Instructions to follow: The lines below should be written out again in full, exactly as they are.

[Available records Boundary: Start]

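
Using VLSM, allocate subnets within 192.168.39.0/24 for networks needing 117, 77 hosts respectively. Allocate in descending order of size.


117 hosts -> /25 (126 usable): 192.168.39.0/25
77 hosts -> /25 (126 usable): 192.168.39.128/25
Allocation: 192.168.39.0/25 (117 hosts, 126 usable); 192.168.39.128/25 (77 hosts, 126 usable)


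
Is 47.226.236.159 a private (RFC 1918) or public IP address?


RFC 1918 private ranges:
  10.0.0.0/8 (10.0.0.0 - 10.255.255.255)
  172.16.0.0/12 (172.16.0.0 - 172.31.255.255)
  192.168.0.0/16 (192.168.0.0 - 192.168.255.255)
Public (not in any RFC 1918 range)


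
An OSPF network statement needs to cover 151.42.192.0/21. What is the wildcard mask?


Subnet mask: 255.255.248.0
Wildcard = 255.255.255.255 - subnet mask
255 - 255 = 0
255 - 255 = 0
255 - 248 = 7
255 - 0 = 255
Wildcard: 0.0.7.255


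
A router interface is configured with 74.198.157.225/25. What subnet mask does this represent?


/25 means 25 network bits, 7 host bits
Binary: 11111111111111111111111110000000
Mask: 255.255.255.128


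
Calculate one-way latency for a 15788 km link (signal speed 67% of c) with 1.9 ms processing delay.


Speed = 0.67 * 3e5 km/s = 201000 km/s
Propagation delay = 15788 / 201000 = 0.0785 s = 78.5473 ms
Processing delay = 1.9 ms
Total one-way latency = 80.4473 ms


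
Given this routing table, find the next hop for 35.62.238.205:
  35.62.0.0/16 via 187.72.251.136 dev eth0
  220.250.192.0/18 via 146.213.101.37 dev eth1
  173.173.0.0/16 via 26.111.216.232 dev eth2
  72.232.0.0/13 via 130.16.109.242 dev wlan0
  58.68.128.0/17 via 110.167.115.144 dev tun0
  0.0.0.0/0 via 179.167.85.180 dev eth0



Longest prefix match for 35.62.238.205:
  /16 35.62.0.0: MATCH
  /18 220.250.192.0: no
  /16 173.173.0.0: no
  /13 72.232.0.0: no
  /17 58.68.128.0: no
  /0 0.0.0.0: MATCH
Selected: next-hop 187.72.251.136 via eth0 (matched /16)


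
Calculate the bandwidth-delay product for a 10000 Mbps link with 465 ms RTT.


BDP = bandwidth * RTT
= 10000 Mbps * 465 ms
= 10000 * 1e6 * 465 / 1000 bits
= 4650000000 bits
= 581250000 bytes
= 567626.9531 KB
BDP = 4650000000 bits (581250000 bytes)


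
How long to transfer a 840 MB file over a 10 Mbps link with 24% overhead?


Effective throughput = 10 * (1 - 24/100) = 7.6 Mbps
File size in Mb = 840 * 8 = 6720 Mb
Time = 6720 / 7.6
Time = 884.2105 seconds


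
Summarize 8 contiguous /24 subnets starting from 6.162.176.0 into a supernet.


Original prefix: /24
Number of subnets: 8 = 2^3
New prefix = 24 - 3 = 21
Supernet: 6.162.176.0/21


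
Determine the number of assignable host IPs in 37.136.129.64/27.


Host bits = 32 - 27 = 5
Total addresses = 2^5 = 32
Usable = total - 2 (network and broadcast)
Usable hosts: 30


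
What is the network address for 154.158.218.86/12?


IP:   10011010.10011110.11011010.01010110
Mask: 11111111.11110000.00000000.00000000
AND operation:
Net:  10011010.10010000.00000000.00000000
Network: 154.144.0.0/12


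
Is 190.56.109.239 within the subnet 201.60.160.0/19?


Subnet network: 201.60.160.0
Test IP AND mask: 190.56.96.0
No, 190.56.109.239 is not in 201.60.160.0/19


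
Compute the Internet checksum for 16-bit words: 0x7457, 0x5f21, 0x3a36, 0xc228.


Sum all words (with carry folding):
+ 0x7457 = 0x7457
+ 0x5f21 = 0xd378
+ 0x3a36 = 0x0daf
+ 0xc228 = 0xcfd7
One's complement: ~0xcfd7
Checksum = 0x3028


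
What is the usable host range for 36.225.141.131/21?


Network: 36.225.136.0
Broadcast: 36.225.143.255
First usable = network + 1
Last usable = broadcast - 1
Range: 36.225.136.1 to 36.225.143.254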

[Available records Boundary: End]

Task solution:
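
Using VLSM, allocate subnets within 192.168.39.0/24 for networks needing 117, 77 hosts respectively. Allocate in descending order of size.


117 hosts -> /25 (126 usable): 192.168.39.0/25
77 hosts -> /25 (126 usable): 192.168.39.128/25
Allocation: 192.168.39.0/25 (117 hosts, 126 usable); 192.168.39.128/25 (77 hosts, 126 usable)


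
Is 47.226.236.159 a private (RFC 1918) or public IP address?


RFC 1918 private ranges:
  10.0.0.0/8 (10.0.0.0 - 10.255.255.255)
  172.16.0.0/12 (172.16.0.0 - 172.31.255.255)
  192.168.0.0/16 (192.168.0.0 - 192.168.255.255)
Public (not in any RFC 1918 range)


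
An OSPF network statement needs to cover 151.42.192.0/21. What is the wildcard mask?


Subnet mask: 255.255.248.0
Wildcard = 255.255.255.255 - subnet mask
255 - 255 = 0
255 - 255 = 0
255 - 248 = 7
255 - 0 = 255
Wildcard: 0.0.7.255


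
A router interface is configured with 74.198.157.225/25. What subnet mask does this represent?


/25 means 25 network bits, 7 host bits
Binary: 11111111111111111111111110000000
Mask: 255.255.255.128


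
Calculate one-way latency for a 15788 km link (signal speed 67% of c) with 1.9 ms processing delay.


Speed = 0.67 * 3e5 km/s = 201000 km/s
Propagation delay = 15788 / 201000 = 0.0785 s = 78.5473 ms
Processing delay = 1.9 ms
Total one-way latency = 80.4473 ms


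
Given this routing table, find the next hop for 35.62.238.205:
  35.62.0.0/16 via 187.72.251.136 dev eth0
  220.250.192.0/18 via 146.213.101.37 dev eth1
  173.173.0.0/16 via 26.111.216.232 dev eth2
  72.232.0.0/13 via 130.16.109.242 dev wlan0
  58.68.128.0/17 via 110.167.115.144 dev tun0
  0.0.0.0/0 via 179.167.85.180 dev eth0



Longest prefix match for 35.62.238.205:
  /16 35.62.0.0: MATCH
  /18 220.250.192.0: no
  /16 173.173.0.0: no
  /13 72.232.0.0: no
  /17 58.68.128.0: no
  /0 0.0.0.0: MATCH
Selected: next-hop 187.72.251.136 via eth0 (matched /16)


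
Calculate the bandwidth-delay product for a 10000 Mbps link with 465 ms RTT.


BDP = bandwidth * RTT
= 10000 Mbps * 465 ms
= 10000 * 1e6 * 465 / 1000 bits
= 4650000000 bits
= 581250000 bytes
= 567626.9531 KB
BDP = 4650000000 bits (581250000 bytes)


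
How long to transfer a 840 MB file over a 10 Mbps link with 24% overhead?


Effective throughput = 10 * (1 - 24/100) = 7.6 Mbps
File size in Mb = 840 * 8 = 6720 Mb
Time = 6720 / 7.6
Time = 884.2105 seconds


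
Summarize 8 contiguous /24 subnets starting from 6.162.176.0 into a supernet.


Original prefix: /24
Number of subnets: 8 = 2^3
New prefix = 24 - 3 = 21
Supernet: 6.162.176.0/21


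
Determine the number of assignable host IPs in 37.136.129.64/27.


Host bits = 32 - 27 = 5
Total addresses = 2^5 = 32
Usable = total - 2 (network and broadcast)
Usable hosts: 30


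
What is the network address for 154.158.218.86/12?


IP:   10011010.10011110.11011010.01010110
Mask: 11111111.11110000.00000000.00000000
AND operation:
Net:  10011010.10010000.00000000.00000000
Network: 154.144.0.0/12


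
Is 190.56.109.239 within the subnet 201.60.160.0/19?


Subnet network: 201.60.160.0
Test IP AND mask: 190.56.96.0
No, 190.56.109.239 is not in 201.60.160.0/19


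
Compute the Internet checksum for 16-bit words: 0x7457, 0x5f21, 0x3a36, 0xc228.


Sum all words (with carry folding):
+ 0x7457 = 0x7457
+ 0x5f21 = 0xd378
+ 0x3a36 = 0x0daf
+ 0xc228 = 0xcfd7
One's complement: ~0xcfd7
Checksum = 0x3028


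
What is the usable host range for 36.225.141.131/21?


Network: 36.225.136.0
Broadcast: 36.225.143.255
First usable = network + 1
Last usable = broadcast - 1
Range: 36.225.136.1 to 36.225.143.254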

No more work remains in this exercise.